» **Task prompt**
Exactly the lines from the one containing "Inverse demand is p = 42.7" to the final line below should be output, and no others.

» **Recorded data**
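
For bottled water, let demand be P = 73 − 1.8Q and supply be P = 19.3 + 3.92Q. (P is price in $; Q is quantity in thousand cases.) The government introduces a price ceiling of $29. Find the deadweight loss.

Competitive equilibrium: 73 − 1.8Q = 19.3 + 3.92Q → Q* = 9.3881, P* = 56.1014.
At the ceiling P = 29, quantity supplied = (29 − 19.3)/3.92 = 2.4745.
Willingness to pay at Q' = 2.4745: 73 − 1.8·2.4745 = 68.5459.
ΔQ = 9.3881 − 2.4745 = 6.9136; wedge = 68.5459 − 29 = 39.5459.
The triangle = ½ × 6.9136 × 39.5459 = $136.70 thousand.

$136.70 thousand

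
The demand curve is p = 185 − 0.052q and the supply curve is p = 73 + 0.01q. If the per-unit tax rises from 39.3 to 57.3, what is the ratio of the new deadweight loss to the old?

2.126

Competitive equilibrium: 185 − 0.052q = 73 + 0.01q → q* = 1806.4516, p* = 91.0645.
For a per-unit tax t: Δq = t/0.062, so DWL = ½·t·(t/0.062) = t²/0.124.
At t = 39.3: DWL = 12455.565. At t = 57.3: DWL = 26478.145.
Ratio = (57.3/39.3)² = 2.126.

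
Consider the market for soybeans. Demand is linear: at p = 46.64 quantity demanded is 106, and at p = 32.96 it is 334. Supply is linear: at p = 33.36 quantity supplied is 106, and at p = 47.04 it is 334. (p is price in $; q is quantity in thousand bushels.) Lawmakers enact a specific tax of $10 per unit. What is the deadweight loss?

Demand slope = (32.96 − 46.64)/(334 − 106) = −0.06, so p = 53 − 0.06q.
Supply slope = (47.04 − 33.36)/(334 − 106) = 0.06, so p = 27 + 0.06q.
Competitive equilibrium: 53 − 0.06q = 27 + 0.06q → q* = 216.6667, p* = 40.
With the tax, the buyer price exceeds the seller price by 10: (53 − 0.06q) − (27 + 0.06q) = 10 → q' = 133.3333.
Δq = 216.6667 − 133.3333 = 83.3334; the wedge equals the tax, 10.
Deadweight loss = ½ × 83.3334 × 10 = $416.67 thousand.

$416.67 thousand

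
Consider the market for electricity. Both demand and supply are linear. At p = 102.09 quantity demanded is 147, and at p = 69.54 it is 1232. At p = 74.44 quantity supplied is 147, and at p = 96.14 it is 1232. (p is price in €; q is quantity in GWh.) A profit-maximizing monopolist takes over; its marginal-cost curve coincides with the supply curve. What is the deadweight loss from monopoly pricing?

€1722.66

Demand slope = (69.54 − 102.09)/(1232 − 147) = −0.03, so p = 106.5 − 0.03q.
Supply slope = (96.14 − 74.44)/(1232 − 147) = 0.02, so p = 71.5 + 0.02q.
Competitive equilibrium: 106.5 − 0.03q = 71.5 + 0.02q → q* = 700, p* = 85.5.
Marginal revenue: MR = 106.5 − 0.06q. Set MR = MC: 106.5 − 0.06q = 71.5 + 0.02q → q_m = 437.5.
Price p_m = 106.5 − 0.03·437.5 = 93.375; MC(q_m) = 71.5 + 0.02·437.5 = 80.25.
Competitive q* = 700, so Δq = 262.5; wedge = 93.375 − 80.25 = 13.125.
DWL = ½ × 262.5 × 13.125 = €1722.66.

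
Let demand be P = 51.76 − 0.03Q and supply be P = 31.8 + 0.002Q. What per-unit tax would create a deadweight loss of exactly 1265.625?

9

Competitive equilibrium: 51.76 − 0.03Q = 31.8 + 0.002Q → Q* = 623.75, P* = 33.0475.
A tax t gives ΔQ = t/0.032 and wedge t, so DWL = t²/0.064.
t²/0.064 = 1265.625 → t² = 81 → t = 9.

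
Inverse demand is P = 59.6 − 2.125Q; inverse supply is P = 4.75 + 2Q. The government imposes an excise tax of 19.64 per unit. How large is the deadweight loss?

Competitive equilibrium: 59.6 − 2.125Q = 4.75 + 2Q → Q* = 13.29697, P* = 31.34394.
With the tax, the buyer price exceeds the seller price by 19.64: (59.6 − 2.125Q) − (4.75 + 2Q) = 19.64 → Q' = 8.53576.
ΔQ = 13.29697 − 8.53576 = 4.76121; the wedge equals the tax, 19.64.
Deadweight loss = ½ × 4.76121 × 19.64 = 46.76.

46.76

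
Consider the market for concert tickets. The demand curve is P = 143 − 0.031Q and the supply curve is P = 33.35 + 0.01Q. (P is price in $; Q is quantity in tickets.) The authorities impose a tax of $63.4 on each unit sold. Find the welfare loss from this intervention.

$49019.02

Competitive equilibrium: 143 − 0.031Q = 33.35 + 0.01Q → Q* = 2674.3902, P* = 60.0939.
With the tax, the buyer price exceeds the seller price by 63.4: (143 − 0.031Q) − (33.35 + 0.01Q) = 63.4 → Q' = 1128.0488.
ΔQ = 2674.3902 − 1128.0488 = 1546.3414; the wedge equals the tax, 63.4.
DWL = ½ × 1546.3414 × 63.4 = $49019.02.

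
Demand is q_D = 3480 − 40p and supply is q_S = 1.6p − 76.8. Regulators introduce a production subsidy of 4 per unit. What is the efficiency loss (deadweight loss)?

12.31

In inverse form: demand p = 87 − 0.025q, supply p = 48 + 0.625q.
Competitive equilibrium: 87 − 0.025q = 48 + 0.625q → q* = 60, p* = 85.5.
The subsidy lowers effective supply by 4: p = 44 + 0.625q.
New quantity: 87 − 0.025q = 44 + 0.625q → q' = 66.1538.
Overproduction Δq = 66.1538 − 60 = 6.1538; wedge = subsidy = 4.
DWL = ½ × 6.1538 × 4 = 12.31.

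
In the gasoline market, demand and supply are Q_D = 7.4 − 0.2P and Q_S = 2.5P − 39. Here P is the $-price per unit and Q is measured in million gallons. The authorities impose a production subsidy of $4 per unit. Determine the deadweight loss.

In inverse form: demand P = 37 − 5Q, supply P = 15.6 + 0.4Q.
Competitive equilibrium: 37 − 5Q = 15.6 + 0.4Q → Q* = 3.963, P* = 17.1852.
The subsidy lowers effective supply by 4: P = 11.6 + 0.4Q.
New quantity: 37 − 5Q = 11.6 + 0.4Q → Q' = 4.7037.
Overproduction ΔQ = 4.7037 − 3.963 = 0.7407; wedge = subsidy = 4.
Deadweight loss = ½ × 0.7407 × 4 = $1.48 million.

$1.48 million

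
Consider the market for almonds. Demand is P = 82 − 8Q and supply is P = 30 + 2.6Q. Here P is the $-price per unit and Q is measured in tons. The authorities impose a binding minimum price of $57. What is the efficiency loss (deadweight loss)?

Competitive equilibrium: 82 − 8Q = 30 + 2.6Q → Q* = 4.90566, P* = 42.75472.
At the floor P = 57, quantity demanded = (82 − 57)/8 = 3.125.
Sellers' marginal cost at Q' = 3.125: 30 + 2.6·3.125 = 38.125.
ΔQ = 4.90566 − 3.125 = 1.78066; wedge = 57 − 38.125 = 18.875.
Welfare loss = ½ × 1.78066 × 18.875 = $16.80.

$16.80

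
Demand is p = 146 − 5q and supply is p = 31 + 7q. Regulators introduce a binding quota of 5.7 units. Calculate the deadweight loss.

90.48

Competitive equilibrium: 146 − 5q = 31 + 7q → q* = 9.5833, p* = 98.0833.
At q = 5.7: demand price = 146 − 5·5.7 = 117.5; supply price = 31 + 7·5.7 = 70.9.
Δq = 9.5833 − 5.7 = 3.8833; wedge = 117.5 − 70.9 = 46.6.
Welfare loss = ½ × 3.8833 × 46.6 = 90.48.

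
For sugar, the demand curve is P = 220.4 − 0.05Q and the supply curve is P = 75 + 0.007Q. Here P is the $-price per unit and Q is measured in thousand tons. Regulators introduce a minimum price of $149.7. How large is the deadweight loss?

Competitive equilibrium: 220.4 − 0.05Q = 75 + 0.007Q → Q* = 2550.8772, P* = 92.8561.
At the floor P = 149.7, quantity demanded = (220.4 − 149.7)/0.05 = 1414.
Sellers' marginal cost at Q' = 1414: 75 + 0.007·1414 = 84.898.
ΔQ = 2550.8772 − 1414 = 1136.8772; wedge = 149.7 − 84.898 = 64.802.
Welfare loss = ½ × 1136.8772 × 64.802 = $36835.96 thousand.

$36835.96 thousand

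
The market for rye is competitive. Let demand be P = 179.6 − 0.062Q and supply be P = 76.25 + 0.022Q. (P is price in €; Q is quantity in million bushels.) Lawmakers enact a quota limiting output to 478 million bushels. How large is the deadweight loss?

Competitive equilibrium: 179.6 − 0.062Q = 76.25 + 0.022Q → Q* = 1230.3571, P* = 103.3179.
At Q = 478: demand price = 179.6 − 0.062·478 = 149.964; supply price = 76.25 + 0.022·478 = 86.766.
ΔQ = 1230.3571 − 478 = 752.3571; wedge = 149.964 − 86.766 = 63.198.
Deadweight loss = ½ × 752.3571 × 63.198 = €23773.73 million.

€23773.73 million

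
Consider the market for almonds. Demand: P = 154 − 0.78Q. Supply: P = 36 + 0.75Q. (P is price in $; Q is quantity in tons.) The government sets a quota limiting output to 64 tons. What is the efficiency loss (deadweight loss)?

$131.77

Competitive equilibrium: 154 − 0.78Q = 36 + 0.75Q → Q* = 77.1242, P* = 93.8431.
At Q = 64: demand price = 154 − 0.78·64 = 104.08; supply price = 36 + 0.75·64 = 84.
ΔQ = 77.1242 − 64 = 13.1242; wedge = 104.08 − 84 = 20.08.
DWL = ½ × 13.1242 × 20.08 = $131.77.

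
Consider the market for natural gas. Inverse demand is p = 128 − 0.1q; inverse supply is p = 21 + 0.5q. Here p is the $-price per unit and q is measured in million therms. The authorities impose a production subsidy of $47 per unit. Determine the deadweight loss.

$1840.83 million

Competitive equilibrium: 128 − 0.1q = 21 + 0.5q → q* = 178.3333, p* = 110.1667.
The subsidy lowers effective supply by 47: p = 0.5q − 26.
New quantity: 128 − 0.1q = 0.5q − 26 → q' = 256.6667.
Overproduction Δq = 256.6667 − 178.3333 = 78.3334; wedge = subsidy = 47.
Welfare loss = ½ × 78.3334 × 47 = $1840.83 million.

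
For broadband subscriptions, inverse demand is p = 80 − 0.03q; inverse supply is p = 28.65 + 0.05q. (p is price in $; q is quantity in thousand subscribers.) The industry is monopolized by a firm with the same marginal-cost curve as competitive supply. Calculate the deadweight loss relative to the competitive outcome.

$1225.80 thousand

Competitive equilibrium: 80 − 0.03q = 28.65 + 0.05q → q* = 641.875, p* = 60.7438.
Marginal revenue: MR = 80 − 0.06q. Set MR = MC: 80 − 0.06q = 28.65 + 0.05q → q_m = 466.8182.
Price p_m = 80 − 0.03·466.8182 = 65.9955; MC(q_m) = 28.65 + 0.05·466.8182 = 51.9909.
Competitive q* = 641.875, so Δq = 175.0568; wedge = 65.9955 − 51.9909 = 14.0046.
The triangle = ½ × 175.0568 × 14.0046 = $1225.80 thousand.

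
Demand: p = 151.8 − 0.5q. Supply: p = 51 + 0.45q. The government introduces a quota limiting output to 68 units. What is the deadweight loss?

Competitive equilibrium: 151.8 − 0.5q = 51 + 0.45q → q* = 106.1053, p* = 98.7474.
At q = 68: demand price = 151.8 − 0.5·68 = 117.8; supply price = 51 + 0.45·68 = 81.6.
Δq = 106.1053 − 68 = 38.1053; wedge = 117.8 − 81.6 = 36.2.
Deadweight loss = ½ × 38.1053 × 36.2 = 689.71.

689.71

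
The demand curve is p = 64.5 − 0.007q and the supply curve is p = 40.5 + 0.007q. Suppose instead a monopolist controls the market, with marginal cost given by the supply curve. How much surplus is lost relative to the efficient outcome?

Competitive equilibrium: 64.5 − 0.007q = 40.5 + 0.007q → q* = 1714.2857, p* = 52.5.
Marginal revenue: MR = 64.5 − 0.014q. Set MR = MC: 64.5 − 0.014q = 40.5 + 0.007q → q_m = 1142.8571.
Price p_m = 64.5 − 0.007·1142.8571 = 56.5; MC(q_m) = 40.5 + 0.007·1142.8571 = 48.5.
Competitive q* = 1714.2857, so Δq = 571.4286; wedge = 56.5 − 48.5 = 8.
DWL = ½ × 571.4286 × 8 = 2285.71.

2285.71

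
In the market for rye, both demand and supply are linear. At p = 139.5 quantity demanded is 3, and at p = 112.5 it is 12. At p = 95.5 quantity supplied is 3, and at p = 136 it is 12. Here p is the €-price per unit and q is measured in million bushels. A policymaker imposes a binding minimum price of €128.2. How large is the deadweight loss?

Demand slope = (112.5 − 139.5)/(12 − 3) = −3, so p = 148.5 − 3q.
Supply slope = (136 − 95.5)/(12 − 3) = 4.5, so p = 82 + 4.5q.
Competitive equilibrium: 148.5 − 3q = 82 + 4.5q → q* = 8.8667, p* = 121.9.
At the floor p = 128.2, quantity demanded = (148.5 − 128.2)/3 = 6.7667.
Sellers' marginal cost at q' = 6.7667: 82 + 4.5·6.7667 = 112.4502.
Δq = 8.8667 − 6.7667 = 2.1; wedge = 128.2 − 112.4502 = 15.7498.
Deadweight loss = ½ × 2.1 × 15.7498 = €16.54 million.

€16.54 million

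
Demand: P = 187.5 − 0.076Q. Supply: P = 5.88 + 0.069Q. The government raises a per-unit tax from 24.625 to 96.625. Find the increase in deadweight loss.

30103.45

Competitive equilibrium: 187.5 − 0.076Q = 5.88 + 0.069Q → Q* = 1252.5517, P* = 92.3061.
For a per-unit tax t: ΔQ = t/0.145, so DWL = ½·t·(t/0.145) = t²/0.29.
At t = 24.625: DWL = 2091.002. At t = 96.625: DWL = 32194.45.
Increase = 32194.45 − 2091.002 = 30103.45.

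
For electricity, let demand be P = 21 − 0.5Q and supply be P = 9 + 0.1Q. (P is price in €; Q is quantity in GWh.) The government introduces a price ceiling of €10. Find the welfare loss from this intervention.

Competitive equilibrium: 21 − 0.5Q = 9 + 0.1Q → Q* = 20, P* = 11.
At the ceiling P = 10, quantity supplied = (10 − 9)/0.1 = 10.
Willingness to pay at Q' = 10: 21 − 0.5·10 = 16.
ΔQ = 20 − 10 = 10; wedge = 16 − 10 = 6.
DWL = ½ × 10 × 6 = €30.

€30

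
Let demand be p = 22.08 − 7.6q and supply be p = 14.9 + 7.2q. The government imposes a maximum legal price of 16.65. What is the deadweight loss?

Competitive equilibrium: 22.08 − 7.6q = 14.9 + 7.2q → q* = 0.4851, p* = 18.393.
At the ceiling p = 16.65, quantity supplied = (16.65 − 14.9)/7.2 = 0.2431.
Willingness to pay at q' = 0.2431: 22.08 − 7.6·0.2431 = 20.2324.
Δq = 0.4851 − 0.2431 = 0.242; wedge = 20.2324 − 16.65 = 3.5824.
Welfare loss = ½ × 0.242 × 3.5824 = 0.43.

0.43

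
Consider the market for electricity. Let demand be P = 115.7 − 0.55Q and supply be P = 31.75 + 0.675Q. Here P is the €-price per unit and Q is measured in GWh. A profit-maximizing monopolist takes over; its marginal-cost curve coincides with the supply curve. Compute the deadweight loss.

Competitive equilibrium: 115.7 − 0.55Q = 31.75 + 0.675Q → Q* = 68.5306, P* = 78.0082.
Marginal revenue: MR = 115.7 − 1.1Q. Set MR = MC: 115.7 − 1.1Q = 31.75 + 0.675Q → Q_m = 47.2958.
Price P_m = 115.7 − 0.55·47.2958 = 89.6873; MC(Q_m) = 31.75 + 0.675·47.2958 = 63.6747.
Competitive Q* = 68.5306, so ΔQ = 21.2348; wedge = 89.6873 − 63.6747 = 26.0126.
The triangle = ½ × 21.2348 × 26.0126 = €276.19.

€276.19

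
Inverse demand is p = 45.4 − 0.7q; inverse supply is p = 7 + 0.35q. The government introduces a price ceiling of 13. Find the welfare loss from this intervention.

Competitive equilibrium: 45.4 − 0.7q = 7 + 0.35q → q* = 36.5714, p* = 19.8.
At the ceiling p = 13, quantity supplied = (13 − 7)/0.35 = 17.1429.
Willingness to pay at q' = 17.1429: 45.4 − 0.7·17.1429 = 33.4.
Δq = 36.5714 − 17.1429 = 19.4285; wedge = 33.4 − 13 = 20.4.
DWL = ½ × 19.4285 × 20.4 = 198.17.

198.17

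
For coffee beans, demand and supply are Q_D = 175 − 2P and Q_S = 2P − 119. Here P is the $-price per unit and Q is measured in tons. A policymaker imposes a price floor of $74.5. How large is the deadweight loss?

$2

In inverse form: demand P = 87.5 − 0.5Q, supply P = 59.5 + 0.5Q.
Competitive equilibrium: 87.5 − 0.5Q = 59.5 + 0.5Q → Q* = 28, P* = 73.5.
At the floor P = 74.5, quantity demanded = (87.5 − 74.5)/0.5 = 26.
Sellers' marginal cost at Q' = 26: 59.5 + 0.5·26 = 72.5.
ΔQ = 28 − 26 = 2; wedge = 74.5 − 72.5 = 2.
Deadweight loss = ½ × 2 × 2 = $2.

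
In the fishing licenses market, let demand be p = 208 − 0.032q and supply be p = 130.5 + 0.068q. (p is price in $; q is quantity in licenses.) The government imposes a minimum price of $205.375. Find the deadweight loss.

$24010.28

Competitive equilibrium: 208 − 0.032q = 130.5 + 0.068q → q* = 775, p* = 183.2.
At the floor p = 205.375, quantity demanded = (208 − 205.375)/0.032 = 82.03125.
Sellers' marginal cost at q' = 82.03125: 130.5 + 0.068·82.03125 = 136.07813.
Δq = 775 − 82.03125 = 692.96875; wedge = 205.375 − 136.07813 = 69.29687.
DWL = ½ × 692.96875 × 69.29687 = $24010.28.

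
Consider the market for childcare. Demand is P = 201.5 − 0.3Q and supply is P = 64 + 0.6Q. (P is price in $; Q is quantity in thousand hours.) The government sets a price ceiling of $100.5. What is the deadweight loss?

Competitive equilibrium: 201.5 − 0.3Q = 64 + 0.6Q → Q* = 152.7778, P* = 155.6667.
At the ceiling P = 100.5, quantity supplied = (100.5 − 64)/0.6 = 60.8333.
Willingness to pay at Q' = 60.8333: 201.5 − 0.3·60.8333 = 183.25.
ΔQ = 152.7778 − 60.8333 = 91.9445; wedge = 183.25 − 100.5 = 82.75.
Welfare loss = ½ × 91.9445 × 82.75 = $3804.20 thousand.

$3804.20 thousand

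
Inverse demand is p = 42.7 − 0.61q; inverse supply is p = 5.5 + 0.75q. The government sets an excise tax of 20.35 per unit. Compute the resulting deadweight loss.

152.25

Competitive equilibrium: 42.7 − 0.61q = 5.5 + 0.75q → q* = 27.3529, p* = 26.0147.
With the tax, the buyer price exceeds the seller price by 20.35: (42.7 − 0.61q) − (5.5 + 0.75q) = 20.35 → q' = 12.3897.
Δq = 27.3529 − 12.3897 = 14.9632; the wedge equals the tax, 20.35.
The triangle = ½ × 14.9632 × 20.35 = 152.25.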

» **Output for this task**
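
Inverse demand is p = 42.7 − 0.61q; inverse supply is p = 5.5 + 0.75q. The government sets an excise tax of 20.35 per unit. Compute the resulting deadweight loss.

152.25

Competitive equilibrium: 42.7 − 0.61q = 5.5 + 0.75q → q* = 27.3529, p* = 26.0147.
With the tax, the buyer price exceeds the seller price by 20.35: (42.7 − 0.61q) − (5.5 + 0.75q) = 20.35 → q' = 12.3897.
Δq = 27.3529 − 12.3897 = 14.9632; the wedge equals the tax, 20.35.
The triangle = ½ × 14.9632 × 20.35 = 152.25.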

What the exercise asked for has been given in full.